| PROBLEM |
For the records that follow, please set down exactly the lines between the one holding "Give the full" and the one holding "Substructural type systems", inclusive, and only those.

| Records contained in a dataset |
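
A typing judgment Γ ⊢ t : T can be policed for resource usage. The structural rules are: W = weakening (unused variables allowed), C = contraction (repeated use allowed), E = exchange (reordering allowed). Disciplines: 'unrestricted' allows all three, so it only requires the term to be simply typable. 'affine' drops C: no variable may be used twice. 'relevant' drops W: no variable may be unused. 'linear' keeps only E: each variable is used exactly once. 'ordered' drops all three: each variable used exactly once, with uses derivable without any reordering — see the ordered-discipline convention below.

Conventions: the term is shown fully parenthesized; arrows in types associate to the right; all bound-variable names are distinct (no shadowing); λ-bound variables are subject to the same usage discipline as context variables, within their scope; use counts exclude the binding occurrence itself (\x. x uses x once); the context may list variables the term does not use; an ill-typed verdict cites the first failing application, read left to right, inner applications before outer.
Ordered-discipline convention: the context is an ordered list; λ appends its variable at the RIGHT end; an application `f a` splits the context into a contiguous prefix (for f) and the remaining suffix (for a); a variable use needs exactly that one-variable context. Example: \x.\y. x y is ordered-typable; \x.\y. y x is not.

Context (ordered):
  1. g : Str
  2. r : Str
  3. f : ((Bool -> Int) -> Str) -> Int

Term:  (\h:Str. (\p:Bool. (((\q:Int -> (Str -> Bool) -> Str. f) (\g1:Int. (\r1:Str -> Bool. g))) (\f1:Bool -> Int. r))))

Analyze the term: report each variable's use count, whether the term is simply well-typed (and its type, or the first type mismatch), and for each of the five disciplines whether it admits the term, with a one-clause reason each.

counts: g=1; r=1; f=1; h [bound]=0; p [bound]=0; q [bound]=0; g1 [bound]=0; r1 [bound]=0; f1 [bound]=0
order of uses: f, g, r
typing: well-typed — term : Str -> Bool -> Int
ordered: ✗, h, p, q, g1, r1, f1 never used (weakening)
linear: ✗, h, p, q, g1, r1, f1 never used (weakening)
affine: ✓, at most one use each (g, r, f, h, p, q, g1, r1, f1)
relevant: ✗, h, p, q, g1, r1, f1 never used (weakening)
unrestricted: ✓, simply typable at Str -> Bool -> Int; W, C, E all held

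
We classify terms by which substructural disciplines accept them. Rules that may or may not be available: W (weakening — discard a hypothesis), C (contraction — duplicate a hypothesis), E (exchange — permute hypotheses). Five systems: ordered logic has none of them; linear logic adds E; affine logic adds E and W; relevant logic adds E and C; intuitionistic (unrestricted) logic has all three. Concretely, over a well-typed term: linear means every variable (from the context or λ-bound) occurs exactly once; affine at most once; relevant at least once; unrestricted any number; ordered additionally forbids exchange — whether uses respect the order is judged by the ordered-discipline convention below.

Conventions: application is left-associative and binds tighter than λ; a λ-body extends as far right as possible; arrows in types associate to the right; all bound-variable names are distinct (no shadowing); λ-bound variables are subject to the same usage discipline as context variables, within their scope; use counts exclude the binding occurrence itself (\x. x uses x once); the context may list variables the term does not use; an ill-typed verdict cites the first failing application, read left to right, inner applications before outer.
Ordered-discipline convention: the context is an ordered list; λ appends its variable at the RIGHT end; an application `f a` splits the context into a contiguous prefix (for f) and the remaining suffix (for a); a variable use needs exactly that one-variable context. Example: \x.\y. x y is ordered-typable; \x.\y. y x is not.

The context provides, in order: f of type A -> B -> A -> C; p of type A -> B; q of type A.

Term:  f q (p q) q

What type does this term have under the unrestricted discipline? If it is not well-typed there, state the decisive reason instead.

term : C
use counts: f ×1, p ×1, q ×3
uses in reading order: f, q, p, q, q
typing: the term checks, with type C
summary: ordered ✗; linear ✗; affine ✗; relevant ✓; unrestricted ✓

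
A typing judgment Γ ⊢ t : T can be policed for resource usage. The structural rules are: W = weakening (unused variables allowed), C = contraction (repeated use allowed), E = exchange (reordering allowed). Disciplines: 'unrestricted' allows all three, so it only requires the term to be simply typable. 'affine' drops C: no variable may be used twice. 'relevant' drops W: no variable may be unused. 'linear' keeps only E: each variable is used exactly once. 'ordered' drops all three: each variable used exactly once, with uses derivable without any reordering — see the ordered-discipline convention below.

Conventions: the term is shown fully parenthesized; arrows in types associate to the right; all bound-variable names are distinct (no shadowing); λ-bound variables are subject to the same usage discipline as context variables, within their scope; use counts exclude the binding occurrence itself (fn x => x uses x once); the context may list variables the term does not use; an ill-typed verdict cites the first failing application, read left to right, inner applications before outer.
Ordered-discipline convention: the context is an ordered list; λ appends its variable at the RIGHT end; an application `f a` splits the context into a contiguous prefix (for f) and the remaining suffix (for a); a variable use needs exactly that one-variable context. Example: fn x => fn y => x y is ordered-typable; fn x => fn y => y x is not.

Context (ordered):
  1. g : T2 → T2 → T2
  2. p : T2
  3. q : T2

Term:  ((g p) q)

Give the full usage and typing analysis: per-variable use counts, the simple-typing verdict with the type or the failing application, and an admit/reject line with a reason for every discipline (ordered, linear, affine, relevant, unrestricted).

usage: g: 1; p: 1; q: 1
uses in reading order: g, p, q
typing: the term checks, with type T2
ordered: ✓ — one use each (g, p, q); ordered split holds
linear: ✓ — single use per variable (g, p, q)
affine: ✓ — none of g, p, q used more than once
relevant: ✓ — none of g, p, q goes unused
unrestricted: ✓ — simply typable at T2; W, C, E all held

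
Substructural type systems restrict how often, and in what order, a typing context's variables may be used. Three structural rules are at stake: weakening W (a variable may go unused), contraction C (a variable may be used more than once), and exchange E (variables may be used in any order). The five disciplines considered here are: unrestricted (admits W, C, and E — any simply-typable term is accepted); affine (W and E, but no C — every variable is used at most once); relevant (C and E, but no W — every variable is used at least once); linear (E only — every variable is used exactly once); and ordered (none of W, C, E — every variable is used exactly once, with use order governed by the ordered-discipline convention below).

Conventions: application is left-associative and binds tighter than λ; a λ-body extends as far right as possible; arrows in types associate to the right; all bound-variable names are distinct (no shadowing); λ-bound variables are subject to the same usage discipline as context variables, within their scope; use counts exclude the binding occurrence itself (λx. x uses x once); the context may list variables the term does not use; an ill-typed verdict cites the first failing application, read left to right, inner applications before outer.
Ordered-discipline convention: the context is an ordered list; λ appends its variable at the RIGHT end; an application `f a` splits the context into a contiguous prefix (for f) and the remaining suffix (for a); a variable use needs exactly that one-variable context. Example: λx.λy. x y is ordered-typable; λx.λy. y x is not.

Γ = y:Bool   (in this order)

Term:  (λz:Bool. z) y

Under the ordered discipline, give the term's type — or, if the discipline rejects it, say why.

term : Bool
usage: y ×1; z (λ-bound) ×1
left-to-right use order: z, y
typing: ✓ — Bool
summary: ordered ✓, linear ✓, affine ✓, relevant ✓, unrestricted ✓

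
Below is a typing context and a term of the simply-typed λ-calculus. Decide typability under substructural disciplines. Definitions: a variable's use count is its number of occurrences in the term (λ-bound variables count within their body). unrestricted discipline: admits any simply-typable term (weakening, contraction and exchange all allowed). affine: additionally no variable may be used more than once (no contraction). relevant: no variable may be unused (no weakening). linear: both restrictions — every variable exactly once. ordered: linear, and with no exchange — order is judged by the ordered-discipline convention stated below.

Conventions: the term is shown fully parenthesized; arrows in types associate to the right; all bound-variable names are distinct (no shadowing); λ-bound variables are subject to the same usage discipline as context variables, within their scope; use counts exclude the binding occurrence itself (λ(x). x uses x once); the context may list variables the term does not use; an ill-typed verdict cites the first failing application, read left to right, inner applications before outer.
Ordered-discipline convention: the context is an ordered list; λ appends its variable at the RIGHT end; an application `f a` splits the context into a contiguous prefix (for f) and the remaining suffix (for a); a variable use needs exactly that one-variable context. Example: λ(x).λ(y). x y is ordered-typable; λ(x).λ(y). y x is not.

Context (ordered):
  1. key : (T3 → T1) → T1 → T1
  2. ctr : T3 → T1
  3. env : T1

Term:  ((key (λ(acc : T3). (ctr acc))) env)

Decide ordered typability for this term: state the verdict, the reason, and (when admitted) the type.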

| EXERCISE OUTPUT |
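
Give the full usage and typing analysis: per-variable use counts, the simple-typing verdict with the type or the failing application, and an admit/reject line with a reason for every discipline (ordered, linear, affine, relevant, unrestricted).

usage: g: 1; p: 1; q: 1
uses in reading order: g, p, q
typing: the term checks, with type T2
ordered: ✓ — one use each (g, p, q); ordered split holds
linear: ✓ — single use per variable (g, p, q)
affine: ✓ — none of g, p, q used more than once
relevant: ✓ — none of g, p, q goes unused
unrestricted: ✓ — simply typable at T2; W, C, E all held

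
Substructural type systems restrict how often, and in what order, a typing context's variables may be used. Three structural rules are at stake: weakening W (a variable may go unused), contraction C (a variable may be used more than once), and exchange E (variables may be used in any order). The five disciplines considered here are: unrestricted (admits W, C, and E — any simply-typable term is accepted); affine (W and E, but no C — every variable is used at most once); relevant (C and E, but no W — every variable is used at least once); linear (E only — every variable is used exactly once); and ordered (none of W, C, E — every variable is used exactly once, with use order governed by the ordered-discipline convention below).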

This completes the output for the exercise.